• _YOUR TASK_:
Present the lines below again, exactly as they stand.

• _PROVIDED MATERIAL_:

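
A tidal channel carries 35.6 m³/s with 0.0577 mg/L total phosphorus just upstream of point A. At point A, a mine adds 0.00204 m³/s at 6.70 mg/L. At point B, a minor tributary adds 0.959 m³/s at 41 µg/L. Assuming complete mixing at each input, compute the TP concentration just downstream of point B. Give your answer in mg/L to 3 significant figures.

After input A: C = (35.6·0.0577 + 0.00204·6.7) / 35.6 = 0.05808 mg/L.
41 µg/L = 0.041 mg/L.
After input B: C = (35.6·0.05808 + 0.959·0.041) / 36.56 = 0.05763 mg/L.

0.0576 mg/L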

• _RESPONSE_:
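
A tidal channel carries 35.6 m³/s with 0.0577 mg/L total phosphorus just upstream of point A. At point A, a mine adds 0.00204 m³/s at 6.70 mg/L. At point B, a minor tributary adds 0.959 m³/s at 41 µg/L. Assuming complete mixing at each input, compute the TP concentration just downstream of point B. Give your answer in mg/L to 3 significant figures.

After input A: C = (35.6·0.0577 + 0.00204·6.7) / 35.6 = 0.05808 mg/L.
41 µg/L = 0.041 mg/L.
After input B: C = (35.6·0.05808 + 0.959·0.041) / 36.56 = 0.05763 mg/L.

0.0576 mg/L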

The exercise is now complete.